++++ Provided entries

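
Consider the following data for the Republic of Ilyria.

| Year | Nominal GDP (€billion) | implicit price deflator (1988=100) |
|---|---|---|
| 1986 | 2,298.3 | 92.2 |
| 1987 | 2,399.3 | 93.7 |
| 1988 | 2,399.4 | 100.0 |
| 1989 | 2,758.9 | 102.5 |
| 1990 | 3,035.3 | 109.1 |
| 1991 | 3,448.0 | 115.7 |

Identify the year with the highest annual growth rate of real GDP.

1987: real = 2399.3/0.937 = 2560.62; growth vs 1986 (2492.73) = 2.72%.
1988: real = 2399.4/1.000 = 2399.40; growth vs 1987 (2560.62) = -6.30%.
1989: real = 2758.9/1.025 = 2691.61; growth vs 1988 (2399.40) = 12.18%.
1990: real = 3035.3/1.091 = 2782.13; growth vs 1989 (2691.61) = 3.36%.
1991: real = 3448.0/1.157 = 2980.12; growth vs 1990 (2782.13) = 7.12%.

1989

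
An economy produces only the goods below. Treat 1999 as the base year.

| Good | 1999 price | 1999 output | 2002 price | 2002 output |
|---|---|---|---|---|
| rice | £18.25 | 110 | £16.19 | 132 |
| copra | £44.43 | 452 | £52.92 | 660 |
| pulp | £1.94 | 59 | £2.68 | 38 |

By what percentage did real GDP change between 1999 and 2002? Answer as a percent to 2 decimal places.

Real GDP 1999 = Nominal GDP 1999 = 18.25·110 + 44.43·452 + 1.94·59 = 22204.32.
Real GDP 2002 (at 1999 prices) = 18.25·132 + 44.43·660 + 1.94·38 = 31806.52.
Real growth = 31806.52/22204.32 − 1 = 0.4324.

43.24%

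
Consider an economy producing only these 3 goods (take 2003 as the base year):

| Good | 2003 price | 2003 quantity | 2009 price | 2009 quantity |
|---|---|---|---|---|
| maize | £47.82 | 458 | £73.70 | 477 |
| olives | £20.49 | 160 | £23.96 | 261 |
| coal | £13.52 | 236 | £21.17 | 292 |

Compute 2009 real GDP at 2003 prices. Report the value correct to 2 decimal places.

Real GDP 2009 = Σ (p_2003 × q_2009) = 47.82·477 + 20.49·261 + 13.52·292 = 32105.87.

£32105.87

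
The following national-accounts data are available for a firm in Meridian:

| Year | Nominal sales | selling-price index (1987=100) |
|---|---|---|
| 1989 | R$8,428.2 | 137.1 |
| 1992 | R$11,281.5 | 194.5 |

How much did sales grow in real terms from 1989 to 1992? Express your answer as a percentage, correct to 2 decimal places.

Real sales 1989 = 8428.2 / 1.371 = 6147.48.
Real sales 1992 = 11281.5 / 1.945 = 5800.26.
Real growth = 5800.26 / 6147.48 − 1 = -0.0565.

-5.65%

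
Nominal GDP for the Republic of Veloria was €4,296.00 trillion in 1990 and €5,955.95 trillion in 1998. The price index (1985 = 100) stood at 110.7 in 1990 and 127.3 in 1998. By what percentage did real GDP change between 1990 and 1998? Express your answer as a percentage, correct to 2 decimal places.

Real GDP 1990 = 4296.00 / 1.107 = 3880.76.
Real GDP 1998 = 5955.95 / 1.273 = 4678.67.
Real growth = 4678.67 / 3880.76 − 1 = 0.2056.

20.56%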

++++++++

Instructions for the task -
Look through the lines above for "economy". Say how many have it, and give no other words.

Task result -
2